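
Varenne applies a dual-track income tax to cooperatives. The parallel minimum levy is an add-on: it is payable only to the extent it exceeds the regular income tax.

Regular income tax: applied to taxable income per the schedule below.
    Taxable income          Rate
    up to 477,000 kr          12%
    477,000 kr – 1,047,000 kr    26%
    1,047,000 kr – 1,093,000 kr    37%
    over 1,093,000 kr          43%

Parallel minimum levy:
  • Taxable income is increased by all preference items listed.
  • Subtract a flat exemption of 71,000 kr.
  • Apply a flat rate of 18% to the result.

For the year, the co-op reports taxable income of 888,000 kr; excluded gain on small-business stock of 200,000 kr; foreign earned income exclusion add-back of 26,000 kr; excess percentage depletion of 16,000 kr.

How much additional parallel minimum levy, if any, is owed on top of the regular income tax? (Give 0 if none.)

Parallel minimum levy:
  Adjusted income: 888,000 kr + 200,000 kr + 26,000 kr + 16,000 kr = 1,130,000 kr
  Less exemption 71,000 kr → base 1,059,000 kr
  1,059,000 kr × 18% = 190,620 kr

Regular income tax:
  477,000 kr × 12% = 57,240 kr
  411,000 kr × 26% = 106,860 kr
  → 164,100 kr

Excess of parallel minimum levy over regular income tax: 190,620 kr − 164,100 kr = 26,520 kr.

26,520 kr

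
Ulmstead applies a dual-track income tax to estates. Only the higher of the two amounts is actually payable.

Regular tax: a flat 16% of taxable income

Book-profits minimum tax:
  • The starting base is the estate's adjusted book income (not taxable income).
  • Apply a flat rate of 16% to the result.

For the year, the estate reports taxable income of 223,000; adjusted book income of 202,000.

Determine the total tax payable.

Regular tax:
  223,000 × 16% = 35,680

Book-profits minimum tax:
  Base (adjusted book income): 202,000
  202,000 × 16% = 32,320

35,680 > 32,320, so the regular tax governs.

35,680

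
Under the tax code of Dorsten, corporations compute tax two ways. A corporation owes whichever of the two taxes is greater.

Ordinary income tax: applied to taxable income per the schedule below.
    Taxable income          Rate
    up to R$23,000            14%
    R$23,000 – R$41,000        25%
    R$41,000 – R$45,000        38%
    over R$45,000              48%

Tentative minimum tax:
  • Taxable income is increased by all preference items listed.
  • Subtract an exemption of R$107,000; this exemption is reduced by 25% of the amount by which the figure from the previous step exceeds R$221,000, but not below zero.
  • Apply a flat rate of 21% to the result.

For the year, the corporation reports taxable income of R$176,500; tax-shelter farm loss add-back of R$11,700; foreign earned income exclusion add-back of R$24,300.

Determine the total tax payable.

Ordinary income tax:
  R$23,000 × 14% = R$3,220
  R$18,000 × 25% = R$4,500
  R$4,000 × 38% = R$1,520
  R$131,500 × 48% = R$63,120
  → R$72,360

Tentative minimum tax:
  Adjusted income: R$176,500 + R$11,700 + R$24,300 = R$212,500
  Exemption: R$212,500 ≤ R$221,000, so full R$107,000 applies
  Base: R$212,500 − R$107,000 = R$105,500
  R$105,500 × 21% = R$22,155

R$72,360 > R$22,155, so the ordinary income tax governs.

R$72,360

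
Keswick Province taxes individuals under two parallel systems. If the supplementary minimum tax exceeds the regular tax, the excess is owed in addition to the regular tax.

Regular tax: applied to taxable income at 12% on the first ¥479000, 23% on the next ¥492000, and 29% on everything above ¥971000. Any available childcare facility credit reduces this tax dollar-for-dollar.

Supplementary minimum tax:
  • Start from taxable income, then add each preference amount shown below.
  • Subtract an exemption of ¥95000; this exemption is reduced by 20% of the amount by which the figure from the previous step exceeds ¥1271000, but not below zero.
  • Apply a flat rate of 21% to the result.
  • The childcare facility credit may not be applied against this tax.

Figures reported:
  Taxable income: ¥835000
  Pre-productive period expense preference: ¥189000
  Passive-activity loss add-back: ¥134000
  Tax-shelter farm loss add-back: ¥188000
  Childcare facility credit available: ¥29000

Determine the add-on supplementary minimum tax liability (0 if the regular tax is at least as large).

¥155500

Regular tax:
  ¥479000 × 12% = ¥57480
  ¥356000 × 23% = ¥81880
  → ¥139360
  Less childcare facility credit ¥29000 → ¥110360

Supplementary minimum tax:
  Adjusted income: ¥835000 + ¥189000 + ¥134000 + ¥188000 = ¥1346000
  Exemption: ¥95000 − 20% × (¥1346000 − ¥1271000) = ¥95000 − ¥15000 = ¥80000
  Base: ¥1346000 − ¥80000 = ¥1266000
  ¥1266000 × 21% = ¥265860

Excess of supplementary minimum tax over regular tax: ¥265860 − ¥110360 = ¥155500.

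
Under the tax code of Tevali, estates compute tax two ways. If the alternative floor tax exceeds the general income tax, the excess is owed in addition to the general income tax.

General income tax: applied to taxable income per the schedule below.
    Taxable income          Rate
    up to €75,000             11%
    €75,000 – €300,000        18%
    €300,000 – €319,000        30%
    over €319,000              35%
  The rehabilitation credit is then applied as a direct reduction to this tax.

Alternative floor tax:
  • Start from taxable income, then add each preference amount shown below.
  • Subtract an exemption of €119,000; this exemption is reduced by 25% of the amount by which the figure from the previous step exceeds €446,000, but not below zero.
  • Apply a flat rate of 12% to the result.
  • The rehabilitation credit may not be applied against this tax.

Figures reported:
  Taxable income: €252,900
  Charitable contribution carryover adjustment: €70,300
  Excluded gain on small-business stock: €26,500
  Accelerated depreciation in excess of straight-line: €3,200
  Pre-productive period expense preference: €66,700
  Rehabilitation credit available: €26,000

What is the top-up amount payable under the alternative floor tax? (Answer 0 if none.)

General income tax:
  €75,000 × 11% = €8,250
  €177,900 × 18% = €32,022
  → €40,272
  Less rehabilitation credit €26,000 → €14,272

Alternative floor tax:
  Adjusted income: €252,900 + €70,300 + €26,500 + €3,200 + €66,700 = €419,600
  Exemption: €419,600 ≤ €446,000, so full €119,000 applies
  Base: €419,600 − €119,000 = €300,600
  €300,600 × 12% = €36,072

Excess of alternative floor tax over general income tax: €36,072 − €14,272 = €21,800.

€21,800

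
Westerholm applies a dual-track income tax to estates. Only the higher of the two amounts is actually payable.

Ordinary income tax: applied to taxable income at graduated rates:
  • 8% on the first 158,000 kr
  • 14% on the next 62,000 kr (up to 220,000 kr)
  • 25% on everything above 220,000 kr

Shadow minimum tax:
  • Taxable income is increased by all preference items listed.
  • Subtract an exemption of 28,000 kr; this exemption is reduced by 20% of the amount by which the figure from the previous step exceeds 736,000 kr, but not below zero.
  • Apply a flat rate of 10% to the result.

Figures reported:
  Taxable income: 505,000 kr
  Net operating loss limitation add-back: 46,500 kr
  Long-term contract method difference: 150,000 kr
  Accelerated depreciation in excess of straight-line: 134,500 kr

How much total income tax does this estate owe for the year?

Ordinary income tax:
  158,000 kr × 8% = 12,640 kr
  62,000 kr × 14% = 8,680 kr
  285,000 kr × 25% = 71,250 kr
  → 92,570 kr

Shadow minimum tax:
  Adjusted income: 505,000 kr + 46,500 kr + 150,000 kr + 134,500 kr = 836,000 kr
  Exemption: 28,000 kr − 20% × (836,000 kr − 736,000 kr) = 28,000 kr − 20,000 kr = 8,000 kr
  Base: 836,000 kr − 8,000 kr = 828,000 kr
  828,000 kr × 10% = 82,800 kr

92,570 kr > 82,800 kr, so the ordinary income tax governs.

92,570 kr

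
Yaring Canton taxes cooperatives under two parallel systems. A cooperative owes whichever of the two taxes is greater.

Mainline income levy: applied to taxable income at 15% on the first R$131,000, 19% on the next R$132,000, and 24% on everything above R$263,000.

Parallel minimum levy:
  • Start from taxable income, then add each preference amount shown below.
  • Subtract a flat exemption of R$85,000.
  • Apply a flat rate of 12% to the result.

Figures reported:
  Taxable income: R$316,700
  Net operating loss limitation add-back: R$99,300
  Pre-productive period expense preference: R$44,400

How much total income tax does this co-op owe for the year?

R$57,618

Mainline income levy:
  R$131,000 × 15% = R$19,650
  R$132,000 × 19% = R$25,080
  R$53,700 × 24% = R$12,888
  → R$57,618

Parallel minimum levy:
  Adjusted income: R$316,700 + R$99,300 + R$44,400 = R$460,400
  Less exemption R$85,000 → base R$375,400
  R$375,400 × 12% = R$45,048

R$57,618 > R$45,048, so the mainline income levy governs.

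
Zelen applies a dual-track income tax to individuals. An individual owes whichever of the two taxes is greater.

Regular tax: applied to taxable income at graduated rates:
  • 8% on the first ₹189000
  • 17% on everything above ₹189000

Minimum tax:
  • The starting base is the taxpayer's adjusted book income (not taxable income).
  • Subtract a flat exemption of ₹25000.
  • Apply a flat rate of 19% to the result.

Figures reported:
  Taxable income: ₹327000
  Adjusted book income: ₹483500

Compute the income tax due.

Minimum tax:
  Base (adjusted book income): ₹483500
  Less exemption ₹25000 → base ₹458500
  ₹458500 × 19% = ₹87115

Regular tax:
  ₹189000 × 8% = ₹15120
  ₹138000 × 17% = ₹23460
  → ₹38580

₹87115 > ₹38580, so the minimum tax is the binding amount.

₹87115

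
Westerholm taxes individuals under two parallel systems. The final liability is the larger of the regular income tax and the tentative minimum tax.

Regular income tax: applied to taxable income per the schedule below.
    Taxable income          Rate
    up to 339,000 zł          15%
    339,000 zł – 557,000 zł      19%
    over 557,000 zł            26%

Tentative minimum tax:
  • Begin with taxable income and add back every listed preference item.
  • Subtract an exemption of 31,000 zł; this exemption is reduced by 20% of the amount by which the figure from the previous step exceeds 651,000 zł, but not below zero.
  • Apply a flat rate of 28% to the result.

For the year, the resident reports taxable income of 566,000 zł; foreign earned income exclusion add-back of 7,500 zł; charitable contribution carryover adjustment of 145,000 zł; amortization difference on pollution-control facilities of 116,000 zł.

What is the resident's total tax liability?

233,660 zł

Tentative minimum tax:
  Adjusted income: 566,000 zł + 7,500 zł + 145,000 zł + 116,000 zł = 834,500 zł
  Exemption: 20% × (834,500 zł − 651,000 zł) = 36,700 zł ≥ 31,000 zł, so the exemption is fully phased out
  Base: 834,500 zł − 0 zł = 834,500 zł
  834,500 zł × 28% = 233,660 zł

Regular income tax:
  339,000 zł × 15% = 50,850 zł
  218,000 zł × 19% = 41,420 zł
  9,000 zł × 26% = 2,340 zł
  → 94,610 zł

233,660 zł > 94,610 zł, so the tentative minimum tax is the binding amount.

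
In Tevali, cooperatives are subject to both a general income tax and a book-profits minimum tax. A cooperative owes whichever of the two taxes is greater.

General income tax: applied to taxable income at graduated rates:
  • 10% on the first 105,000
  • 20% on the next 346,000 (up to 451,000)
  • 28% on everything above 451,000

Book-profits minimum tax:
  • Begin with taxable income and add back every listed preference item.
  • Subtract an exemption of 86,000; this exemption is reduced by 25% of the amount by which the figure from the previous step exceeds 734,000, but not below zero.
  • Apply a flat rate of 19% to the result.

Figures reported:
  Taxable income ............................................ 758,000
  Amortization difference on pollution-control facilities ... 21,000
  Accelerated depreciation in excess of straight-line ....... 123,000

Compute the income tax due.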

= = = = =

### Exercise
Reproduce the entries above exactly, but only the lines between the line holding "Excluded gain on small-business stock: €26,500" and the line holding "Yaring Canton taxes", inclusive.

### Reply to the task
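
  Excluded gain on small-business stock: €26,500
  Accelerated depreciation in excess of straight-line: €3,200
  Pre-productive period expense preference: €66,700
  Rehabilitation credit available: €26,000

What is the top-up amount payable under the alternative floor tax? (Answer 0 if none.)

General income tax:
  €75,000 × 11% = €8,250
  €177,900 × 18% = €32,022
  → €40,272
  Less rehabilitation credit €26,000 → €14,272

Alternative floor tax:
  Adjusted income: €252,900 + €70,300 + €26,500 + €3,200 + €66,700 = €419,600
  Exemption: €419,600 ≤ €446,000, so full €119,000 applies
  Base: €419,600 − €119,000 = €300,600
  €300,600 × 12% = €36,072

Excess of alternative floor tax over general income tax: €36,072 − €14,272 = €21,800.

€21,800

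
Westerholm applies a dual-track income tax to estates. Only the higher of the two amounts is actually payable.

Ordinary income tax: applied to taxable income at graduated rates:
  • 8% on the first 158,000 kr
  • 14% on the next 62,000 kr (up to 220,000 kr)
  • 25% on everything above 220,000 kr

Shadow minimum tax:
  • Taxable income is increased by all preference items listed.
  • Subtract an exemption of 28,000 kr; this exemption is reduced by 20% of the amount by which the figure from the previous step exceeds 736,000 kr, but not below zero.
  • Apply a flat rate of 10% to the result.

Figures reported:
  Taxable income: 505,000 kr
  Net operating loss limitation add-back: 46,500 kr
  Long-term contract method difference: 150,000 kr
  Accelerated depreciation in excess of straight-line: 134,500 kr

How much total income tax does this estate owe for the year?

Ordinary income tax:
  158,000 kr × 8% = 12,640 kr
  62,000 kr × 14% = 8,680 kr
  285,000 kr × 25% = 71,250 kr
  → 92,570 kr

Shadow minimum tax:
  Adjusted income: 505,000 kr + 46,500 kr + 150,000 kr + 134,500 kr = 836,000 kr
  Exemption: 28,000 kr − 20% × (836,000 kr − 736,000 kr) = 28,000 kr − 20,000 kr = 8,000 kr
  Base: 836,000 kr − 8,000 kr = 828,000 kr
  828,000 kr × 10% = 82,800 kr

92,570 kr > 82,800 kr, so the ordinary income tax governs.

92,570 kr

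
Yaring Canton taxes cooperatives under two parallel systems. A cooperative owes whichever of the two taxes is greater.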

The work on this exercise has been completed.